▶ [Exercise] Because the listing below is to be kept intact, restate all of it word for word.

▶ [Data shown]
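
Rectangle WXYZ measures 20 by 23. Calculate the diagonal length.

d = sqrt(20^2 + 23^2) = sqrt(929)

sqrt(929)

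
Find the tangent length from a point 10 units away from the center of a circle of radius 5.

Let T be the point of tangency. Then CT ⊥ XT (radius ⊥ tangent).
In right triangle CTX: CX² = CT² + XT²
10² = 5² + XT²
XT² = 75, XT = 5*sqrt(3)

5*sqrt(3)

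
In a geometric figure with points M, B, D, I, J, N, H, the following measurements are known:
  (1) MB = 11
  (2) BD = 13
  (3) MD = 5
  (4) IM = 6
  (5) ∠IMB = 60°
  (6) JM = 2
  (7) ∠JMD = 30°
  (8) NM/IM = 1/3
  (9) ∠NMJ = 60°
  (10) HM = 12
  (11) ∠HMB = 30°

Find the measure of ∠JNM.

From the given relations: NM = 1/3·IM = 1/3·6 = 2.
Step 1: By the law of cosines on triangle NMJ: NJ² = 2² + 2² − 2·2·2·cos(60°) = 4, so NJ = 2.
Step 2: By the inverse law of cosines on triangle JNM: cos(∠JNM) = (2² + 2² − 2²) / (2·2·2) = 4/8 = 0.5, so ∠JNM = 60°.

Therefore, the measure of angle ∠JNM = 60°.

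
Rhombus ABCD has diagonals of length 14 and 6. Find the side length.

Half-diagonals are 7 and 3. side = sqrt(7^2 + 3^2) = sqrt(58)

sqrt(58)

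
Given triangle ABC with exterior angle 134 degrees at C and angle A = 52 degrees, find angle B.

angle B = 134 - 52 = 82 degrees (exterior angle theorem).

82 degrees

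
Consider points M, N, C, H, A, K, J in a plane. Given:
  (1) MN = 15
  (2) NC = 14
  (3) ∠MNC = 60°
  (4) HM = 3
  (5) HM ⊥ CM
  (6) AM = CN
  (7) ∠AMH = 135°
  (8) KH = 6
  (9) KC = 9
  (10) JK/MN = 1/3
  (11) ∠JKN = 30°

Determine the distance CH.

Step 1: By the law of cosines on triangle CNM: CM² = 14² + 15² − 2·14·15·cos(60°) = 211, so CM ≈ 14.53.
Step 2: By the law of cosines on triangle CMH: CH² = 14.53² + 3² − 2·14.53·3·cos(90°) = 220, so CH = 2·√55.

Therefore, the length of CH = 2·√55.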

▶ [Exercise solution]
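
Rectangle WXYZ measures 20 by 23. Calculate the diagonal length.

d = sqrt(20^2 + 23^2) = sqrt(929)

sqrt(929)

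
Find the tangent length from a point 10 units away from the center of a circle of radius 5.

Let T be the point of tangency. Then CT ⊥ XT (radius ⊥ tangent).
In right triangle CTX: CX² = CT² + XT²
10² = 5² + XT²
XT² = 75, XT = 5*sqrt(3)

5*sqrt(3)

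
In a geometric figure with points M, B, D, I, J, N, H, the following measurements are known:
  (1) MB = 11
  (2) BD = 13
  (3) MD = 5
  (4) IM = 6
  (5) ∠IMB = 60°
  (6) JM = 2
  (7) ∠JMD = 30°
  (8) NM/IM = 1/3
  (9) ∠NMJ = 60°
  (10) HM = 12
  (11) ∠HMB = 30°

Find the measure of ∠JNM.

From the given relations: NM = 1/3·IM = 1/3·6 = 2.
Step 1: By the law of cosines on triangle NMJ: NJ² = 2² + 2² − 2·2·2·cos(60°) = 4, so NJ = 2.
Step 2: By the inverse law of cosines on triangle JNM: cos(∠JNM) = (2² + 2² − 2²) / (2·2·2) = 4/8 = 0.5, so ∠JNM = 60°.

Therefore, the measure of angle ∠JNM = 60°.

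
Rhombus ABCD has diagonals of length 14 and 6. Find the side length.

Half-diagonals are 7 and 3. side = sqrt(7^2 + 3^2) = sqrt(58)

sqrt(58)

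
Given triangle ABC with exterior angle 134 degrees at C and angle A = 52 degrees, find angle B.

angle B = 134 - 52 = 82 degrees (exterior angle theorem).

82 degrees

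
Consider points M, N, C, H, A, K, J in a plane. Given:
  (1) MN = 15
  (2) NC = 14
  (3) ∠MNC = 60°
  (4) HM = 3
  (5) HM ⊥ CM
  (6) AM = CN
  (7) ∠AMH = 135°
  (8) KH = 6
  (9) KC = 9
  (10) JK/MN = 1/3
  (11) ∠JKN = 30°

Determine the distance CH.

Step 1: By the law of cosines on triangle CNM: CM² = 14² + 15² − 2·14·15·cos(60°) = 211, so CM ≈ 14.53.
Step 2: By the law of cosines on triangle CMH: CH² = 14.53² + 3² − 2·14.53·3·cos(90°) = 220, so CH = 2·√55.

Therefore, the length of CH = 2·√55.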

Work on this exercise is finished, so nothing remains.